== Work to complete ==
In full and without change, transcribe the records below.

* * * * *

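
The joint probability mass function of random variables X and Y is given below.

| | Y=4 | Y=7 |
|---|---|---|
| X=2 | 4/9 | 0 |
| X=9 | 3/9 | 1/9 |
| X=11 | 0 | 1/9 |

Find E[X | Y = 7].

P(Y = 7) = 2/9.
Σ X·P over the event = 9·(1/9) + 11·(1/9) = 20/9.
E[X | Y = 7] = (20/9) / (2/9) = 10.

10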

* * * * *

== Task result ==
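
The joint probability mass function of random variables X and Y is given below.

| | Y=4 | Y=7 |
|---|---|---|
| X=2 | 4/9 | 0 |
| X=9 | 3/9 | 1/9 |
| X=11 | 0 | 1/9 |

Find E[X | Y = 7].

P(Y = 7) = 2/9.
Σ X·P over the event = 9·(1/9) + 11·(1/9) = 20/9.
E[X | Y = 7] = (20/9) / (2/9) = 10.

10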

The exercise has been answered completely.